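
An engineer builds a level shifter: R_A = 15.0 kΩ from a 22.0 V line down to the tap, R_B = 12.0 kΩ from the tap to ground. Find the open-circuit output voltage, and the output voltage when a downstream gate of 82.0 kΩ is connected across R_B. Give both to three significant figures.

Open-circuit: V = 22.0 × 12.0/(15.0 + 12.0) = 9.78 V.
With the load, R_B becomes R_B‖R_L = 10.47 kΩ, so V = 22.0 × 10.47/25.47 = 9.04 V.

Unloaded: 9.78 V; loaded: 9.04 V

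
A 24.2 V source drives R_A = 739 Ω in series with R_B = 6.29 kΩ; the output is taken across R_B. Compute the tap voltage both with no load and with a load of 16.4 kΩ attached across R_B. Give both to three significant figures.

Open-circuit: V = 24.2 × 6290/(739 + 6290) = 21.7 V.
With the load, R_B becomes R_B‖R_L = 4546 Ω, so V = 24.2 × 4546/5285 = 20.8 V.

Unloaded: 21.7 V; loaded: 20.8 V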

──────────

Your objective - An exact copy is needed of the lines from the one containing "A 24.2 V source" through the end of the records.

Answer below -
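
A 24.2 V source drives R_A = 739 Ω in series with R_B = 6.29 kΩ; the output is taken across R_B. Compute the tap voltage both with no load and with a load of 16.4 kΩ attached across R_B. Give both to three significant figures.

Open-circuit: V = 24.2 × 6290/(739 + 6290) = 21.7 V.
With the load, R_B becomes R_B‖R_L = 4546 Ω, so V = 24.2 × 4546/5285 = 20.8 V.

Unloaded: 21.7 V; loaded: 20.8 V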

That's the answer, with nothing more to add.